» **DATA LISTING**
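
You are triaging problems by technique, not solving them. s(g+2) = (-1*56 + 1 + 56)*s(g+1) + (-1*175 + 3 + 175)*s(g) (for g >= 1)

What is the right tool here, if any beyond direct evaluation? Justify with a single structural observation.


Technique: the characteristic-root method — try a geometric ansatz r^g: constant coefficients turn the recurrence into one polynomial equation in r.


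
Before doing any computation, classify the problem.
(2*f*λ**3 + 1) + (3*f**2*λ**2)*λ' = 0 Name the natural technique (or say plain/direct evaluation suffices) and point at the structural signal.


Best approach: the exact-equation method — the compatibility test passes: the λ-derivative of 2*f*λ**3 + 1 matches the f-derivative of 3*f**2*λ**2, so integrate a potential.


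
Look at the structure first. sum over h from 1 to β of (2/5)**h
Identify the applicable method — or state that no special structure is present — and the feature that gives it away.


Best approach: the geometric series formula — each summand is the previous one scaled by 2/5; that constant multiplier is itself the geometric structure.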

...

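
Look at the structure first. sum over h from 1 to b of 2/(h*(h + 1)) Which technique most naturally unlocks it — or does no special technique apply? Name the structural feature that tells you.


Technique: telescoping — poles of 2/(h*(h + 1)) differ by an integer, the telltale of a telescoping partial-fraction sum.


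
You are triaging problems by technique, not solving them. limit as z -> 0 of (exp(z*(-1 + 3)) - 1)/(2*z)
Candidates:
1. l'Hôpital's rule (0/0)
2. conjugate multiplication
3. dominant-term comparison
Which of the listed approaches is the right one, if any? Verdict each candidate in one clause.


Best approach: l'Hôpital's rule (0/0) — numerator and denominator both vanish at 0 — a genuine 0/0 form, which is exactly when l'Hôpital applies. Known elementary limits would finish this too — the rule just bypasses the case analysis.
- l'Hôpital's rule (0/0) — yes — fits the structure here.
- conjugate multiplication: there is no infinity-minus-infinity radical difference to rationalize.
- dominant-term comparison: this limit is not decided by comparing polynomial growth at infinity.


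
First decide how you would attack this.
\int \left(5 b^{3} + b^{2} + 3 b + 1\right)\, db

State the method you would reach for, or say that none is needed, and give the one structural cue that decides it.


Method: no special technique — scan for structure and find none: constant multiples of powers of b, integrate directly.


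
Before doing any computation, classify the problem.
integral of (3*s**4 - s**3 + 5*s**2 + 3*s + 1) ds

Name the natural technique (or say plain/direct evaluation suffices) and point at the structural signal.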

» **WHAT TO DO**
State the number of lines in the data that contain the word "solving", offering no other text.

» **EXERCISE SOLUTION**
2